→ ASSIGNMENT: Without changing a single word, set down all of the records.

→ DATA EXTRACTS:
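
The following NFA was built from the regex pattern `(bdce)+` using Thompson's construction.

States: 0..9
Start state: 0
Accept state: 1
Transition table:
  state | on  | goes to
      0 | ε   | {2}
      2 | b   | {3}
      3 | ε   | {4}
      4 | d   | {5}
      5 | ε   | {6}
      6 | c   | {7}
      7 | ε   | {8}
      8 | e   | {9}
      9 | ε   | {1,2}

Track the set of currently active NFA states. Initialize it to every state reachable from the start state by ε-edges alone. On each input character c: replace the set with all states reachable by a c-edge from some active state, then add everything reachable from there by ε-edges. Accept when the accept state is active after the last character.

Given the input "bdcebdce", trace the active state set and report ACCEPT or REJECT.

Answer: ACCEPT

Steps:
S₀ = ε-closure({0}) = {0,2}
'b' @ 1: {3,4}
'd' @ 2: {5,6}
'c' @ 3: {7,8}
'e' @ 4: {1,2,9}  ✓accept
'b' @ 5: {3,4}
'd' @ 6: {5,6}
'c' @ 7: {7,8}
'e' @ 8: {1,2,9}  ✓accept
after full input: {1,2,9}  (accept=1 in)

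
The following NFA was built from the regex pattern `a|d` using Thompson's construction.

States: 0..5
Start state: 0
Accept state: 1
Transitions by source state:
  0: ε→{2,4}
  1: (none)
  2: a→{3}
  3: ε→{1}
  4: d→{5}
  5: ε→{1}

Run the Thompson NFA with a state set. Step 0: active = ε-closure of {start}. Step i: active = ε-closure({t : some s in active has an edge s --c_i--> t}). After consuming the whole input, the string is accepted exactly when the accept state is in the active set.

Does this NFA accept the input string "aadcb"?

initial (ε-close {0}): {0,2,4}
'a' @ 1: {1,3}  (accept∈set)
'a' @ 2: {}  — state set empty
rest 'dcb' ignored (set empty)
end set {} — state 1 not in

Answer: REJECT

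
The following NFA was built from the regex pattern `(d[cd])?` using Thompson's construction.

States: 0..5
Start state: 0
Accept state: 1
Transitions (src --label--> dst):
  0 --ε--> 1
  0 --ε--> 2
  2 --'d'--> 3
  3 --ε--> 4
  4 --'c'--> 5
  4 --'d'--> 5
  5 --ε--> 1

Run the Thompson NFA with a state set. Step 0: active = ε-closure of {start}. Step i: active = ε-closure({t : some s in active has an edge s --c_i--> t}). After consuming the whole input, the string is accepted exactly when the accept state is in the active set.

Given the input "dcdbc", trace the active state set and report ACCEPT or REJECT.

Answer: REJECT

Steps:
initial (ε-close {0}): {0,1,2}
'd' @ 1: {3,4}
'c' @ 2: {1,5}  (accept∈set)
'd' @ 3: {}  — no active states
rest 'bc' ignored (set empty)
end set {} — state 1 not in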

→ TASK ANSWER:
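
The following NFA was built from the regex pattern `(bdce)+` using Thompson's construction.

States: 0..9
Start state: 0
Accept state: 1
Transition table:
  state | on  | goes to
      0 | ε   | {2}
      2 | b   | {3}
      3 | ε   | {4}
      4 | d   | {5}
      5 | ε   | {6}
      6 | c   | {7}
      7 | ε   | {8}
      8 | e   | {9}
      9 | ε   | {1,2}

Track the set of currently active NFA states. Initialize it to every state reachable from the start state by ε-edges alone. On each input character c: replace the set with all states reachable by a c-edge from some active state, then add everything reachable from there by ε-edges. Accept when the accept state is active after the last character.

Given the input "bdcebdce", trace the active state set and report ACCEPT or REJECT.

Answer: ACCEPT

Steps:
S₀ = ε-closure({0}) = {0,2}
'b' @ 1: {3,4}
'd' @ 2: {5,6}
'c' @ 3: {7,8}
'e' @ 4: {1,2,9}  ✓accept
'b' @ 5: {3,4}
'd' @ 6: {5,6}
'c' @ 7: {7,8}
'e' @ 8: {1,2,9}  ✓accept
after full input: {1,2,9}  (accept=1 in)

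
The following NFA was built from the regex pattern `a|d` using Thompson's construction.

States: 0..5
Start state: 0
Accept state: 1
Transitions by source state:
  0: ε→{2,4}
  1: (none)
  2: a→{3}
  3: ε→{1}
  4: d→{5}
  5: ε→{1}

Run the Thompson NFA with a state set. Step 0: active = ε-closure of {start}. Step i: active = ε-closure({t : some s in active has an edge s --c_i--> t}). After consuming the whole input, the string is accepted exactly when the accept state is in the active set.

Does this NFA accept the input string "aadcb"?

initial (ε-close {0}): {0,2,4}
'a' @ 1: {1,3}  (accept∈set)
'a' @ 2: {}  — state set empty
rest 'dcb' ignored (set empty)
end set {} — state 1 not in

Answer: REJECT

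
The following NFA was built from the regex pattern `(d[cd])?` using Thompson's construction.

States: 0..5
Start state: 0
Accept state: 1
Transitions (src --label--> dst):
  0 --ε--> 1
  0 --ε--> 2
  2 --'d'--> 3
  3 --ε--> 4
  4 --'c'--> 5
  4 --'d'--> 5
  5 --ε--> 1

Run the Thompson NFA with a state set. Step 0: active = ε-closure of {start}. Step i: active = ε-closure({t : some s in active has an edge s --c_i--> t}). After consuming the whole input, the string is accepted exactly when the accept state is in the active set.

Given the input "dcdbc", trace the active state set and report ACCEPT or REJECT.

Answer: REJECT

Steps:
initial (ε-close {0}): {0,1,2}
'd' @ 1: {3,4}
'c' @ 2: {1,5}  (accept∈set)
'd' @ 3: {}  — no active states
rest 'bc' ignored (set empty)
end set {} — state 1 not in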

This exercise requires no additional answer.